TASK DESCRIPTION:
Please reproduce the data in full, exactly as it stands.

Records from a data collection
|---|
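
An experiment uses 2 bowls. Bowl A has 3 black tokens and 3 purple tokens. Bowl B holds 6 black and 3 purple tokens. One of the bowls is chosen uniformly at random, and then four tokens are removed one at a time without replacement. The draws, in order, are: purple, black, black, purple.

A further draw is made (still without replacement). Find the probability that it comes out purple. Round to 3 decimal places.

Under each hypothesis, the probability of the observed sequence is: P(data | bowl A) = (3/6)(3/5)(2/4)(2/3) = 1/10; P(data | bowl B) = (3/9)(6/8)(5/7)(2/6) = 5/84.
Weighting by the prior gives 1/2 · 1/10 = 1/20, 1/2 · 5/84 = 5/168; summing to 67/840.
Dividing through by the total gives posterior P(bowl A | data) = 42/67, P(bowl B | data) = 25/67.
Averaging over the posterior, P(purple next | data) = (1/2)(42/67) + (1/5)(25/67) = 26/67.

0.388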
|---|
THE ANSWER:
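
An experiment uses 2 bowls. Bowl A has 3 black tokens and 3 purple tokens. Bowl B holds 6 black and 3 purple tokens. One of the bowls is chosen uniformly at random, and then four tokens are removed one at a time without replacement. The draws, in order, are: purple, black, black, purple.

A further draw is made (still without replacement). Find the probability that it comes out purple. Round to 3 decimal places.

Under each hypothesis, the probability of the observed sequence is: P(data | bowl A) = (3/6)(3/5)(2/4)(2/3) = 1/10; P(data | bowl B) = (3/9)(6/8)(5/7)(2/6) = 5/84.
Weighting by the prior gives 1/2 · 1/10 = 1/20, 1/2 · 5/84 = 5/168; summing to 67/840.
Dividing through by the total gives posterior P(bowl A | data) = 42/67, P(bowl B | data) = 25/67.
Averaging over the posterior, P(purple next | data) = (1/2)(42/67) + (1/5)(25/67) = 26/67.

0.388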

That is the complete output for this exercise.